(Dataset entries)
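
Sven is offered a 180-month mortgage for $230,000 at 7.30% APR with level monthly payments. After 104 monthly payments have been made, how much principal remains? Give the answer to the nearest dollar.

$127,855

With monthly rate i = 7.3%/12 = 0.0060833, the balance after k of n payments is P · [(1+i)^n − (1+i)^k] / [(1+i)^n − 1].
(1+0.0060833)^180 = 2.97928346 and (1+0.0060833)^104 = 1.87901946, so the balance is 230,000 × (2.97928346 − 1.87901946) / (2.97928346 − 1) = $127,854.71.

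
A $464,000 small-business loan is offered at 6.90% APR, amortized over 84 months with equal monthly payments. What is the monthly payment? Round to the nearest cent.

At 6.90% the monthly rate is 0.0057500, so the payment is 464,000 × 0.0057500 / (1 − 1.0057500^−84) = $6,980.34.

$6,980.34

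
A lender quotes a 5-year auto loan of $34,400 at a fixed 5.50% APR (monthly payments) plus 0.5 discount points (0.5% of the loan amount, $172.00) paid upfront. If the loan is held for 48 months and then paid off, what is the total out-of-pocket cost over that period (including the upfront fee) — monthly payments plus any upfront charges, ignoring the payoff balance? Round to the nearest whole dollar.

$31,712

Monthly rate = 5.5%/12 = 0.0045833; payment = 34,400 × 0.0045833 / (1 − (1+0.0045833)^−60) = $657.08.
Total outlay = 48 × $657.08 + $172.00 = $31,711.84.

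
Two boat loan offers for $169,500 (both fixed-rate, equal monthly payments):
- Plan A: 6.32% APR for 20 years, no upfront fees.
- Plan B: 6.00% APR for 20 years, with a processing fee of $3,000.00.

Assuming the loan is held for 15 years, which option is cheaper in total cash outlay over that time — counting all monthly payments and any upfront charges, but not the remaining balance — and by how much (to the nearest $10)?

Plan A: monthly rate = 6.32%/12 = 0.0052667; payment = 169,500 × 0.0052667 / (1 − (1+0.0052667)^−240) = $1,245.85.
Plan B: at 6.00% the monthly rate is 0.0050000, so the payment is 169,500 × 0.0050000 / (1 − 1.0050000^−240) = $1,214.35.
Over 180 months: Plan A costs 180 × $1,245.85 = $224,253.00; Plan B costs 180 × $1,214.35 + $3,000.00 = $221,583.00.
Plan B is cheaper by $224,253.00 − $221,583.00 = $2,670.00.

Plan B by $2,670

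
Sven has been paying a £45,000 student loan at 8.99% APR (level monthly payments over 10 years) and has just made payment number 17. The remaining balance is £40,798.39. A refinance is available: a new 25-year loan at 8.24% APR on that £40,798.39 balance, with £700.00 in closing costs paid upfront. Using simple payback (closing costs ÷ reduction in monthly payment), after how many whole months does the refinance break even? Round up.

Current payment = 45,000 × 8.99%/12 / (1 − (1+0.0074917)^−120) = £569.80.
Refinanced payment = 40,798.39 × 0.0068667 / (1 − (1+0.0068667)^−300) = £321.40.
Monthly savings = £569.80 − £321.40 = £248.40.
Break-even = £700.00 / £248.40 = 2.82 → 3 months.

3 months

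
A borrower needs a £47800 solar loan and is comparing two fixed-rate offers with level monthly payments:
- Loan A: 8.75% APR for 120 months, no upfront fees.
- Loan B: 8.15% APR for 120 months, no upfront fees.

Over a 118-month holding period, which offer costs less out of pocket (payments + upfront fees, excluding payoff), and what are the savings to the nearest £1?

Loan B by £1,808

Loan A: at 8.75% the monthly rate is 0.0072917, so the payment is 47,800 × 0.0072917 / (1 − 1.0072917^−120) = £599.06.
Loan B: at 8.15% the monthly rate is 0.0067917, so the payment is 47,800 × 0.0067917 / (1 − 1.0067917^−120) = £583.74.
Over 118 months: Loan A costs 118 × £599.06 = £70,689.08; Loan B costs 118 × £583.74 = £68,881.32.
Loan B is cheaper by £70,689.08 − £68,881.32 = £1,807.76.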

- TASK DESCRIPTION
Find the word "offers" in the entries, then copy out every line that has it.

- WRITTEN SOLUTION
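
Two boat loan offers for $169,500 (both fixed-rate, equal monthly payments):
A borrower needs a £47800 solar loan and is comparing two fixed-rate offers with level monthly payments: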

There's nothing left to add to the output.